__Stored data entries__
■ ■ ■ ■ ■ ■ ■
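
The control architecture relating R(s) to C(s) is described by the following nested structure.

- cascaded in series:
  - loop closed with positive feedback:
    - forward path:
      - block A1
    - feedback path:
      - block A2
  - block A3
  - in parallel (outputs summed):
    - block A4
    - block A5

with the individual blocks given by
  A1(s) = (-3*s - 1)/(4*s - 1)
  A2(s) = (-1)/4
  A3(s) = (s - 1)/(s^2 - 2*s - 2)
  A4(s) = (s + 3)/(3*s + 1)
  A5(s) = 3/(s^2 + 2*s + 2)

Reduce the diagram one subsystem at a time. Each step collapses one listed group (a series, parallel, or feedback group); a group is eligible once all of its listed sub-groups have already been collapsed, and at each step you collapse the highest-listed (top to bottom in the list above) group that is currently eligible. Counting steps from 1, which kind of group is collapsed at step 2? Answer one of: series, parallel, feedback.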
■ ■ ■ ■ ■ ■ ■
__What to do__
Reproduce the entries exactly, starting at their first line and stopping after the line with "with the individual blocks given by".

__Expected answer__
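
The control architecture relating R(s) to C(s) is described by the following nested structure.

- cascaded in series:
  - loop closed with positive feedback:
    - forward path:
      - block A1
    - feedback path:
      - block A2
  - block A3
  - in parallel (outputs summed):
    - block A4
    - block A5

with the individual blocks given by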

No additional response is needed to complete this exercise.